Stored data =>
# # #

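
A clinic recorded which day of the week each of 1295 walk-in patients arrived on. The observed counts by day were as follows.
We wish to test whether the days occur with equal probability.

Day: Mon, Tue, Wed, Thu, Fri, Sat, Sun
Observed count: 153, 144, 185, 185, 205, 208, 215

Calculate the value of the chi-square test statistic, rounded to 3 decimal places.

Expected count for each of the 7 categories: 1295/7 = 185.
Mon: (153 − 185)²/185 = 1024/185 = 5.5351
Tue: (144 − 185)²/185 = 1681/185 = 9.0865
Wed: (185 − 185)²/185 = 0/185 = 0.0000
Thu: (185 − 185)²/185 = 0/185 = 0.0000
Fri: (205 − 185)²/185 = 400/185 = 2.1622
Sat: (208 − 185)²/185 = 529/185 = 2.8595
Sun: (215 − 185)²/185 = 900/185 = 4.8649
Sum = 24.508

24.508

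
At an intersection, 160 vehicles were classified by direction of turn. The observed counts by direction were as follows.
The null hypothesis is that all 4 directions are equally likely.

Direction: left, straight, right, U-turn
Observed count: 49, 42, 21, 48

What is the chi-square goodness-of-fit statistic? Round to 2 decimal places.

Expected count for each of the 4 categories: 160/4 = 40.
left: (49 − 40)²/40 = 81/40 = 2.025
straight: (42 − 40)²/40 = 4/40 = 0.100
right: (21 − 40)²/40 = 361/40 = 9.025
U-turn: (48 − 40)²/40 = 64/40 = 1.600
Sum = 12.75

12.75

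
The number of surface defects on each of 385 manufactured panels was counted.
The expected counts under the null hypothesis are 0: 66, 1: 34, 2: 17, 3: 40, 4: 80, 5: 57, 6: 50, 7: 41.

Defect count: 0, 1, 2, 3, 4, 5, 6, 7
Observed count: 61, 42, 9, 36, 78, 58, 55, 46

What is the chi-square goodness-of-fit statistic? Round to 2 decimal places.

cat         O        E   (O−E)²/E
0          61       66      0.379
1          42       34      1.882
2           9       17      3.765
3          36       40      0.400
4          78       80      0.050
5          58       57      0.018
6          55       50      0.500
7          46       41      0.610
Sum = 7.60

7.60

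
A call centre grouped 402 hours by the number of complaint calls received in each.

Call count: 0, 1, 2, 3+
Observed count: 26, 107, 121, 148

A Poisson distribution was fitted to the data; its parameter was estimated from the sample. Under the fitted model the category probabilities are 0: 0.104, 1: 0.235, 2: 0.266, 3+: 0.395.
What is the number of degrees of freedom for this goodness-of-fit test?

There are k = 4 categories and 1 parameter estimated from the data, so df = 4 − 1 − 1 = 2.

2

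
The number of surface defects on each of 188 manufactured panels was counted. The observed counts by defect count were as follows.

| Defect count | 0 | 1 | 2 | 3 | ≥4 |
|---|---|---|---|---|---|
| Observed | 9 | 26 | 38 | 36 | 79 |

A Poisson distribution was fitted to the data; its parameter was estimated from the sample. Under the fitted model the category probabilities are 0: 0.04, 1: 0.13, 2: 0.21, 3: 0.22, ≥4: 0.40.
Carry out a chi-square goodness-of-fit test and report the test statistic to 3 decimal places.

Expected counts E_i = n·p_i: 188×0.04 = 7.52, 188×0.13 = 24.44, 188×0.21 = 39.48, 188×0.22 = 41.36, 188×0.40 = 75.2.
χ² = (9−7.52)²/7.52 + (26−24.44)²/24.44 + (38−39.48)²/39.48 + (36−41.36)²/41.36 + (79−75.2)²/75.2
   = 0.2913 + 0.0996 + 0.0555 + 0.6946 + 0.1920
Sum = 1.333

1.333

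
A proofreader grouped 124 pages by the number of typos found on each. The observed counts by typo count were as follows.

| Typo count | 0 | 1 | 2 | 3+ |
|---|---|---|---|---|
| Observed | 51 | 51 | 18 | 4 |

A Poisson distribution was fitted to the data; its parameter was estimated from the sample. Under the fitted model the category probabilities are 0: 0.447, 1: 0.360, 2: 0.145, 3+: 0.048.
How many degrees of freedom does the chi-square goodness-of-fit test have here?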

# # #

What to do =>
Looking at the entries above, can you reproduce exactly the lines from the one that holds "The null hypothesis is" through the one that holds "Observed count: 61, 42, 9, 36, 78, 58, 55, 46", and only those?

Answer to this problem =>
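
The null hypothesis is that all 4 directions are equally likely.

Direction: left, straight, right, U-turn
Observed count: 49, 42, 21, 48

What is the chi-square goodness-of-fit statistic? Round to 2 decimal places.

Expected count for each of the 4 categories: 160/4 = 40.
left: (49 − 40)²/40 = 81/40 = 2.025
straight: (42 − 40)²/40 = 4/40 = 0.100
right: (21 − 40)²/40 = 361/40 = 9.025
U-turn: (48 − 40)²/40 = 64/40 = 1.600
Sum = 12.75

12.75

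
The number of surface defects on each of 385 manufactured panels was counted.
The expected counts under the null hypothesis are 0: 66, 1: 34, 2: 17, 3: 40, 4: 80, 5: 57, 6: 50, 7: 41.

Defect count: 0, 1, 2, 3, 4, 5, 6, 7
Observed count: 61, 42, 9, 36, 78, 58, 55, 46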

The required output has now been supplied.